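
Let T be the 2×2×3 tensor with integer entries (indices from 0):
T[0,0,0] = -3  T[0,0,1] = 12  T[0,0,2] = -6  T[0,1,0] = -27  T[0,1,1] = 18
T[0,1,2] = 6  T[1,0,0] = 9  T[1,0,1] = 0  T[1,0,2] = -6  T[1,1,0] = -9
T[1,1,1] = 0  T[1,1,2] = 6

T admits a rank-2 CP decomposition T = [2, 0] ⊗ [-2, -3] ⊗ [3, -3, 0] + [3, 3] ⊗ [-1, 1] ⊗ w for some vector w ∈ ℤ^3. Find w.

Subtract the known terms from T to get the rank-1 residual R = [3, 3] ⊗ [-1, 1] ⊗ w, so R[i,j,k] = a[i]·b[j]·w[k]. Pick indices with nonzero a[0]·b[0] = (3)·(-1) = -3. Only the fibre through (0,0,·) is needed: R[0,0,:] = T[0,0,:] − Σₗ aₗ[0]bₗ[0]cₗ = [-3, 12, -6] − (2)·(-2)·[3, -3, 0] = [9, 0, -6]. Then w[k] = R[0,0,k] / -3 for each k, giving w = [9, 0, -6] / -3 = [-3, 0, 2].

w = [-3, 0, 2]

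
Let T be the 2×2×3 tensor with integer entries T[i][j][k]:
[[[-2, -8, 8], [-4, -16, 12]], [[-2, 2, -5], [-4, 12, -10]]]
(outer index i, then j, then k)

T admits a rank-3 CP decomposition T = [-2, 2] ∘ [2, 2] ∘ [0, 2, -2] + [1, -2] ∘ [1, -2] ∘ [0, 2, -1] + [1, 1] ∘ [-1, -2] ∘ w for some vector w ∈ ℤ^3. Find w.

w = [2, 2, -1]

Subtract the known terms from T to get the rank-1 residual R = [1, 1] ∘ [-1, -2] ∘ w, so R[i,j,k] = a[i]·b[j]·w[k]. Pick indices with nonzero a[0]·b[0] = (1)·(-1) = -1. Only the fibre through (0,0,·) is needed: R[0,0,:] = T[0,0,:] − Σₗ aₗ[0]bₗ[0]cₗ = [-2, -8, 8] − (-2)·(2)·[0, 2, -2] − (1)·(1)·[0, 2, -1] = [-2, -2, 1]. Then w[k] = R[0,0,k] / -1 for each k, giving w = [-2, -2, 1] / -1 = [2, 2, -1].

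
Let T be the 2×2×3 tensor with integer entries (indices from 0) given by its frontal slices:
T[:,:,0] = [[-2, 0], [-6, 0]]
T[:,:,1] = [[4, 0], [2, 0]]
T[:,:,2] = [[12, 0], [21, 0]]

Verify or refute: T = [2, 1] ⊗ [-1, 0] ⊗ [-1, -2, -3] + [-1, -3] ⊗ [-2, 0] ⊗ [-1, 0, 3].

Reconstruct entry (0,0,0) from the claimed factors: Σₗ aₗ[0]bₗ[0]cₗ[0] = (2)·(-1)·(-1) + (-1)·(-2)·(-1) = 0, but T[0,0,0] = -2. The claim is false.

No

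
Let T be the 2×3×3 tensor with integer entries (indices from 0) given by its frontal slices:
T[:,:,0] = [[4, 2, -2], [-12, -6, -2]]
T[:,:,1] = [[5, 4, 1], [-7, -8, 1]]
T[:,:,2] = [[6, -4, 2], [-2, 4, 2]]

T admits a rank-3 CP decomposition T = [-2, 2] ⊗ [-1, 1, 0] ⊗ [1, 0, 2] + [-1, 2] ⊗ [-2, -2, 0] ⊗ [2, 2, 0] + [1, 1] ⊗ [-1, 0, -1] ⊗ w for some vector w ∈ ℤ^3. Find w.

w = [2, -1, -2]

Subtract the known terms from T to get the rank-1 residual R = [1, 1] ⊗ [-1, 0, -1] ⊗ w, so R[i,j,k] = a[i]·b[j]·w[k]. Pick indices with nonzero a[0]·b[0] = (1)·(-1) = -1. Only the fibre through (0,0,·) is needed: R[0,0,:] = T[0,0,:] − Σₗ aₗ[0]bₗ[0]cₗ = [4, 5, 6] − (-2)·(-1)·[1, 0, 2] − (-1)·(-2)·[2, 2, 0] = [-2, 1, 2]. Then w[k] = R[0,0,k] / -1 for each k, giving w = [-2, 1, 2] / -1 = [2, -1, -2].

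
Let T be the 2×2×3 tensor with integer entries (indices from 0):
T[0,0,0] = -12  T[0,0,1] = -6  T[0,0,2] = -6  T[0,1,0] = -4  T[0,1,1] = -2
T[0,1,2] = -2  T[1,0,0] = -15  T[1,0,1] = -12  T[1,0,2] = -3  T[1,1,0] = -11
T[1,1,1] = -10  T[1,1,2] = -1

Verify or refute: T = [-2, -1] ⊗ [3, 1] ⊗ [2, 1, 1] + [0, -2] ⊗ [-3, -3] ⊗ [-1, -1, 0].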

= = = = =

» **Exercise requirements**:
Copy out every record exactly; leave nothing out.

» **Expected answer**:
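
Let T be the 2×2×3 tensor with integer entries (indices from 0):
T[0,0,0] = -3  T[0,0,1] = 12  T[0,0,2] = -6  T[0,1,0] = -27  T[0,1,1] = 18
T[0,1,2] = 6  T[1,0,0] = 9  T[1,0,1] = 0  T[1,0,2] = -6  T[1,1,0] = -9
T[1,1,1] = 0  T[1,1,2] = 6

T admits a rank-2 CP decomposition T = [2, 0] ⊗ [-2, -3] ⊗ [3, -3, 0] + [3, 3] ⊗ [-1, 1] ⊗ w for some vector w ∈ ℤ^3. Find w.

Subtract the known terms from T to get the rank-1 residual R = [3, 3] ⊗ [-1, 1] ⊗ w, so R[i,j,k] = a[i]·b[j]·w[k]. Pick indices with nonzero a[0]·b[0] = (3)·(-1) = -3. Only the fibre through (0,0,·) is needed: R[0,0,:] = T[0,0,:] − Σₗ aₗ[0]bₗ[0]cₗ = [-3, 12, -6] − (2)·(-2)·[3, -3, 0] = [9, 0, -6]. Then w[k] = R[0,0,k] / -3 for each k, giving w = [9, 0, -6] / -3 = [-3, 0, 2].

w = [-3, 0, 2]

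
Let T be the 2×2×3 tensor with integer entries T[i][j][k]:
[[[-2, -8, 8], [-4, -16, 12]], [[-2, 2, -5], [-4, 12, -10]]]
(outer index i, then j, then k)

T admits a rank-3 CP decomposition T = [-2, 2] ∘ [2, 2] ∘ [0, 2, -2] + [1, -2] ∘ [1, -2] ∘ [0, 2, -1] + [1, 1] ∘ [-1, -2] ∘ w for some vector w ∈ ℤ^3. Find w.

w = [2, 2, -1]

Subtract the known terms from T to get the rank-1 residual R = [1, 1] ∘ [-1, -2] ∘ w, so R[i,j,k] = a[i]·b[j]·w[k]. Pick indices with nonzero a[0]·b[0] = (1)·(-1) = -1. Only the fibre through (0,0,·) is needed: R[0,0,:] = T[0,0,:] − Σₗ aₗ[0]bₗ[0]cₗ = [-2, -8, 8] − (-2)·(2)·[0, 2, -2] − (1)·(1)·[0, 2, -1] = [-2, -2, 1]. Then w[k] = R[0,0,k] / -1 for each k, giving w = [-2, -2, 1] / -1 = [2, 2, -1].

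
Let T be the 2×2×3 tensor with integer entries (indices from 0) given by its frontal slices:
T[:,:,0] = [[-2, 0], [-6, 0]]
T[:,:,1] = [[4, 0], [2, 0]]
T[:,:,2] = [[12, 0], [21, 0]]

Verify or refute: T = [2, 1] ⊗ [-1, 0] ⊗ [-1, -2, -3] + [-1, -3] ⊗ [-2, 0] ⊗ [-1, 0, 3].

Reconstruct entry (0,0,0) from the claimed factors: Σₗ aₗ[0]bₗ[0]cₗ[0] = (2)·(-1)·(-1) + (-1)·(-2)·(-1) = 0, but T[0,0,0] = -2. The claim is false.

No

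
Let T be the 2×3×3 tensor with integer entries (indices from 0) given by its frontal slices:
T[:,:,0] = [[4, 2, -2], [-12, -6, -2]]
T[:,:,1] = [[5, 4, 1], [-7, -8, 1]]
T[:,:,2] = [[6, -4, 2], [-2, 4, 2]]

T admits a rank-3 CP decomposition T = [-2, 2] ⊗ [-1, 1, 0] ⊗ [1, 0, 2] + [-1, 2] ⊗ [-2, -2, 0] ⊗ [2, 2, 0] + [1, 1] ⊗ [-1, 0, -1] ⊗ w for some vector w ∈ ℤ^3. Find w.

w = [2, -1, -2]

Subtract the known terms from T to get the rank-1 residual R = [1, 1] ⊗ [-1, 0, -1] ⊗ w, so R[i,j,k] = a[i]·b[j]·w[k]. Pick indices with nonzero a[0]·b[0] = (1)·(-1) = -1. Only the fibre through (0,0,·) is needed: R[0,0,:] = T[0,0,:] − Σₗ aₗ[0]bₗ[0]cₗ = [4, 5, 6] − (-2)·(-1)·[1, 0, 2] − (-1)·(-2)·[2, 2, 0] = [-2, 1, 2]. Then w[k] = R[0,0,k] / -1 for each k, giving w = [-2, 1, 2] / -1 = [2, -1, -2].

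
Let T be the 2×2×3 tensor with integer entries (indices from 0):
T[0,0,0] = -12  T[0,0,1] = -6  T[0,0,2] = -6  T[0,1,0] = -4  T[0,1,1] = -2
T[0,1,2] = -2  T[1,0,0] = -15  T[1,0,1] = -12  T[1,0,2] = -3  T[1,1,0] = -11
T[1,1,1] = -10  T[1,1,2] = -1

Verify or refute: T = [-2, -1] ⊗ [3, 1] ⊗ [2, 1, 1] + [0, -2] ⊗ [-3, -3] ⊗ [-1, -1, 0].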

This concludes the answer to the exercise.